**Assignment**: After locating the line that contains "- face(d), d" in the data below, set down exactly that line and each one after it through the line that contains "After: position (4, 0)", and nothing more.

Stored data entries:
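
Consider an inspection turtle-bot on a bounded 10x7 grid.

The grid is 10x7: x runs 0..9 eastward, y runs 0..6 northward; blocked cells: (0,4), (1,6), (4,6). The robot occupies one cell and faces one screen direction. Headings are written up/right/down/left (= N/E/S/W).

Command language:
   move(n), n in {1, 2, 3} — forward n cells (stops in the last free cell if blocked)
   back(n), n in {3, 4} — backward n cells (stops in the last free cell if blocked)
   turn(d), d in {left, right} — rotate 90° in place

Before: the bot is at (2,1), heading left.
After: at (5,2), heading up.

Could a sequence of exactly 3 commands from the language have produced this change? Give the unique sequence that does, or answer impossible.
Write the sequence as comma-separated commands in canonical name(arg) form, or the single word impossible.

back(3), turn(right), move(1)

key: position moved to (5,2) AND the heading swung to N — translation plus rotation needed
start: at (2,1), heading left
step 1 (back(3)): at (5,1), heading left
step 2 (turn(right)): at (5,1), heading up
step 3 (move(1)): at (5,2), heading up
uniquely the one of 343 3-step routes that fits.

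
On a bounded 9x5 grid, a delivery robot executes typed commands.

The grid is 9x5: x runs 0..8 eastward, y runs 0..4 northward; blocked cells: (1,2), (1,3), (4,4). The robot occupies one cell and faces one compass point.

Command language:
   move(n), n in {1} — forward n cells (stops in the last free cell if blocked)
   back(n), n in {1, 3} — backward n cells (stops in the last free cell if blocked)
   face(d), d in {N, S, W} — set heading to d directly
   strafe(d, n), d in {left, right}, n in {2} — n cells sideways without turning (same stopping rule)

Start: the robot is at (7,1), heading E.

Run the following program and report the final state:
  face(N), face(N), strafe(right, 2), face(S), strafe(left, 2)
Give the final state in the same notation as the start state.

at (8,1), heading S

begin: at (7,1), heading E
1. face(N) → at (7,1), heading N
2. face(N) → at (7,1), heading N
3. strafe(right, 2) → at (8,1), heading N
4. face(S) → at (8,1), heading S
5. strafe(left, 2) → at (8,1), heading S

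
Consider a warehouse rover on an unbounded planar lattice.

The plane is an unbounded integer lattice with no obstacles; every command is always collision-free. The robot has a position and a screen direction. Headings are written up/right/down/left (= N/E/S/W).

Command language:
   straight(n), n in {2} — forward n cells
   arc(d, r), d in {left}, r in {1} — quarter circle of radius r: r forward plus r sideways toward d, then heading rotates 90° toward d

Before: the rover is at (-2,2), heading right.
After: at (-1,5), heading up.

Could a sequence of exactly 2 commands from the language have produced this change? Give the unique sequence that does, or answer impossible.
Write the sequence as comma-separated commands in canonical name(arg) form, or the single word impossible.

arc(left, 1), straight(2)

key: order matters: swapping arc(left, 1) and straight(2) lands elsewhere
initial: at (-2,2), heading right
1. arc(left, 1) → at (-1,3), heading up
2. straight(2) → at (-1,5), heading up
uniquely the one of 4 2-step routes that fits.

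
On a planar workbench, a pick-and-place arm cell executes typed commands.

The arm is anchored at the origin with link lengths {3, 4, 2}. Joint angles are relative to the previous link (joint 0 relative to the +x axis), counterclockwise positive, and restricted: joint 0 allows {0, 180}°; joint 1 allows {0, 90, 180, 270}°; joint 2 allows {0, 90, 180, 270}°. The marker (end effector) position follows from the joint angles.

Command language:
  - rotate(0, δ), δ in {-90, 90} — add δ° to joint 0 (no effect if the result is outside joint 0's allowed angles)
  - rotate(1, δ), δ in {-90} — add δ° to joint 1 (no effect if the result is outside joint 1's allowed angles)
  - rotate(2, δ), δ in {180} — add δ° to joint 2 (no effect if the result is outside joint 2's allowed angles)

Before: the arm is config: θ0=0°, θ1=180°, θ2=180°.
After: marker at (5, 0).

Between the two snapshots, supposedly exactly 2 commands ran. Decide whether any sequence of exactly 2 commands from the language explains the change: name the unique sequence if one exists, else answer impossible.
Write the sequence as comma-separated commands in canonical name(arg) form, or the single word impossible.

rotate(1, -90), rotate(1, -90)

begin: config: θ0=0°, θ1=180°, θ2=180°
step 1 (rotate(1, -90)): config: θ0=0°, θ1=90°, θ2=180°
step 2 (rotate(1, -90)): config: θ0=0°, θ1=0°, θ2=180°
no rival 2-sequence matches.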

==

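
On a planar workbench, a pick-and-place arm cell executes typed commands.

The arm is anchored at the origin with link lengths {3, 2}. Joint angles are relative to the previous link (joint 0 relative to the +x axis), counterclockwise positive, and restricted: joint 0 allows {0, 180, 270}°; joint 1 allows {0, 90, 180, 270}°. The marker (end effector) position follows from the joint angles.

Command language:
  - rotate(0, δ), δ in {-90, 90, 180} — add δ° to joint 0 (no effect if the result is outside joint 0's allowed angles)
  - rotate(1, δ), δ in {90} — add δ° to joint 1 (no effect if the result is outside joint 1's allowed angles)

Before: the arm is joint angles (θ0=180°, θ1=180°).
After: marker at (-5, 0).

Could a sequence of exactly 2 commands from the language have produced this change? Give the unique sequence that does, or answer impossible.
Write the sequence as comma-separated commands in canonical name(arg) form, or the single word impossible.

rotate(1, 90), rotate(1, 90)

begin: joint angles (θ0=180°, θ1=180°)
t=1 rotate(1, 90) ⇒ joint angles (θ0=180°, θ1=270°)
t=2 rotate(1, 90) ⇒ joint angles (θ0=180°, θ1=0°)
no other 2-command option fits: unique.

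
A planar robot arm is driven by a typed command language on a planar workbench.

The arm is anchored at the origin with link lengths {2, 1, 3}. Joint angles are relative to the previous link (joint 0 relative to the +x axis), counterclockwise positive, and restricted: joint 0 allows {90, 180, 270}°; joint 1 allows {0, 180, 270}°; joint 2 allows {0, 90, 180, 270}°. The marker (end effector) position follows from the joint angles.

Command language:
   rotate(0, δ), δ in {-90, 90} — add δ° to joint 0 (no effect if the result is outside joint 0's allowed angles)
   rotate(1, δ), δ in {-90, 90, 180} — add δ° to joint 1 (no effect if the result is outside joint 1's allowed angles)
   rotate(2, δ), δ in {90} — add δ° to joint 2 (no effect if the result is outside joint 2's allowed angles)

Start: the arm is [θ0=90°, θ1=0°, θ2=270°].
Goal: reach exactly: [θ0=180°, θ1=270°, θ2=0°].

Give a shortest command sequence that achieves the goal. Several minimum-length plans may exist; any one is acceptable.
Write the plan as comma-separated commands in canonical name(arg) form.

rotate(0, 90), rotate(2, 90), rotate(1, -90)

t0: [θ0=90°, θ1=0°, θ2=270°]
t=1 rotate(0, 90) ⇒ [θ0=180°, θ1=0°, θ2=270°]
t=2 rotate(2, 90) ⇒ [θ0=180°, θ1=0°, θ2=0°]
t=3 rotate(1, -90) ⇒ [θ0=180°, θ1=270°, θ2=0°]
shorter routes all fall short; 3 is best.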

--

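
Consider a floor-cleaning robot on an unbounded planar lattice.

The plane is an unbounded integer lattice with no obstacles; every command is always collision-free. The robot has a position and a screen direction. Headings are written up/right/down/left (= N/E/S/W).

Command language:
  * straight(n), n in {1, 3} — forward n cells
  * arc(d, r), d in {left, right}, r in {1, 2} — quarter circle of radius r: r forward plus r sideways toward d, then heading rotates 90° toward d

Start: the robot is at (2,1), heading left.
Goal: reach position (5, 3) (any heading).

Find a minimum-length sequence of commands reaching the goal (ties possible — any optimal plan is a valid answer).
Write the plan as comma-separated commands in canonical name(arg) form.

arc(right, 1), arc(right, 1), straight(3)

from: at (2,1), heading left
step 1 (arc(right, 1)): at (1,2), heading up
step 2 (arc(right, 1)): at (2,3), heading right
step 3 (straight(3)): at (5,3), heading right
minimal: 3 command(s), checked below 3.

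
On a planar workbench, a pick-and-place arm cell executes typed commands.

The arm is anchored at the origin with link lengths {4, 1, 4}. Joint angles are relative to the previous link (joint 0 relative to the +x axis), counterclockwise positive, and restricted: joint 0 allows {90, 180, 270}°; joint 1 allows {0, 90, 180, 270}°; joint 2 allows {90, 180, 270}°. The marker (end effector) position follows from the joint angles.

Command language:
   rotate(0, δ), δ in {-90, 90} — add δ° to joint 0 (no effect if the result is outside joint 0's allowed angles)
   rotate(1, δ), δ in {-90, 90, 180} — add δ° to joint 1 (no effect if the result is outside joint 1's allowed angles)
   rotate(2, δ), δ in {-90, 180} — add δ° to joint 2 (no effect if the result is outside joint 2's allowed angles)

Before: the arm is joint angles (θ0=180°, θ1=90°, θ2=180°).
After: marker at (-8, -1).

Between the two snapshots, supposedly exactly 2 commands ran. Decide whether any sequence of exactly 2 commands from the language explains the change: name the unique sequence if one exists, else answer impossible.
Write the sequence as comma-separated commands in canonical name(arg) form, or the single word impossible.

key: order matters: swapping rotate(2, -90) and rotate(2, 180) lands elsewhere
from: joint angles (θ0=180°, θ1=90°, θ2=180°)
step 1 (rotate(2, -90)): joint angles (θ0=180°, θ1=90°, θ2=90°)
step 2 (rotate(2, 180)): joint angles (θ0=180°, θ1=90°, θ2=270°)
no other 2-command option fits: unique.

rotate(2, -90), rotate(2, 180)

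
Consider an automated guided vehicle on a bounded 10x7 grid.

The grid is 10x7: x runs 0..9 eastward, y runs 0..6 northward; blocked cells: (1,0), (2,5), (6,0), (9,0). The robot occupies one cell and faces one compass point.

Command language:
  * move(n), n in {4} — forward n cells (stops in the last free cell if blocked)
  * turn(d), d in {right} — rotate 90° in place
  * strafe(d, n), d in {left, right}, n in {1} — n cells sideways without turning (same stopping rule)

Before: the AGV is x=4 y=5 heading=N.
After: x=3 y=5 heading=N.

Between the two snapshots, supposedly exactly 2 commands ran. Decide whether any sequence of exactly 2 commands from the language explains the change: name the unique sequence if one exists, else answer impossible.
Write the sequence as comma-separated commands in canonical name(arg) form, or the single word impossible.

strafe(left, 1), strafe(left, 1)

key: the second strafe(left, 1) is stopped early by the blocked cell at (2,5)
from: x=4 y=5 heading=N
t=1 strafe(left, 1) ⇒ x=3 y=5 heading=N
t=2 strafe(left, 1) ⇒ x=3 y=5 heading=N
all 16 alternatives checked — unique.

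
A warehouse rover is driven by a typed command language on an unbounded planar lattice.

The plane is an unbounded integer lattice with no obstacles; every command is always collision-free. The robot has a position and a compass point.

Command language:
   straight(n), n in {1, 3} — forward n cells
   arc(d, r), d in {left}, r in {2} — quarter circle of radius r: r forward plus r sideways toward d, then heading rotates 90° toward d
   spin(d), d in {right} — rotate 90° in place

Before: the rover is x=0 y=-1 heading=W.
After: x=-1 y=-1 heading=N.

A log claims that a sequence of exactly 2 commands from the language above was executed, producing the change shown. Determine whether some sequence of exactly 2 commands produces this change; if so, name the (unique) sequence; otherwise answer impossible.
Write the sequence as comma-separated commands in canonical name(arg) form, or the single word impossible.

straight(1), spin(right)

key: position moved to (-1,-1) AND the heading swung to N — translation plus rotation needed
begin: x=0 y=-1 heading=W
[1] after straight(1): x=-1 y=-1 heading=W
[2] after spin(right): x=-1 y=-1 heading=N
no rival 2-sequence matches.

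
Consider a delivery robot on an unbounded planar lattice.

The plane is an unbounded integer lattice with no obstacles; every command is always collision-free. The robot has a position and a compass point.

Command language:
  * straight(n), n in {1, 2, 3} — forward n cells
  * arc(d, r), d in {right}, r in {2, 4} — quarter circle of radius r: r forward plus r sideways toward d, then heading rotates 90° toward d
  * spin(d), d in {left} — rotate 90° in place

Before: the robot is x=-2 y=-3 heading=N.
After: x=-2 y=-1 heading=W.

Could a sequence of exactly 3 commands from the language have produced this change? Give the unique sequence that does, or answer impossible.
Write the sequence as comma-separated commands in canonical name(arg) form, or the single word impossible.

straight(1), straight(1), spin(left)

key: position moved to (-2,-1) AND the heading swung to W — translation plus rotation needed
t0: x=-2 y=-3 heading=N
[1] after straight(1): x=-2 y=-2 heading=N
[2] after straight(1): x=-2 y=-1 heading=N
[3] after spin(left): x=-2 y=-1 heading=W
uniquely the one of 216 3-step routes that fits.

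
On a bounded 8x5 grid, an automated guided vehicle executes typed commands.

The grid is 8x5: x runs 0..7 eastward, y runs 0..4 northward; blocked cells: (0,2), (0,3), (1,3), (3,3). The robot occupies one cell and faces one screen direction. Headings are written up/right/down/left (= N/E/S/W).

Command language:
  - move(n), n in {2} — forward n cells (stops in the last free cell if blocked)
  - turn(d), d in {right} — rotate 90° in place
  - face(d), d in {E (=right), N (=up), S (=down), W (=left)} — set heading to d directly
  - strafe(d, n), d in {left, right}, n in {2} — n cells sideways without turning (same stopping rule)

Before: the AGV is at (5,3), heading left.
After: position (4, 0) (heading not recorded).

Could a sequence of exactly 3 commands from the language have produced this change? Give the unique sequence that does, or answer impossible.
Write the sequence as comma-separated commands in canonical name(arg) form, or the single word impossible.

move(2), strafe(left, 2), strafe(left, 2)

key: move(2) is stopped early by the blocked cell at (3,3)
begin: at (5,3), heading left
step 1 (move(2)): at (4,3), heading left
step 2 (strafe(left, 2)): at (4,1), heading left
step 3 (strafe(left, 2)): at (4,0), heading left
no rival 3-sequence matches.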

**Your response**:
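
  - face(d), d in {E (=right), N (=up), S (=down), W (=left)} — set heading to d directly
  - strafe(d, n), d in {left, right}, n in {2} — n cells sideways without turning (same stopping rule)

Before: the AGV is at (5,3), heading left.
After: position (4, 0) (heading not recorded).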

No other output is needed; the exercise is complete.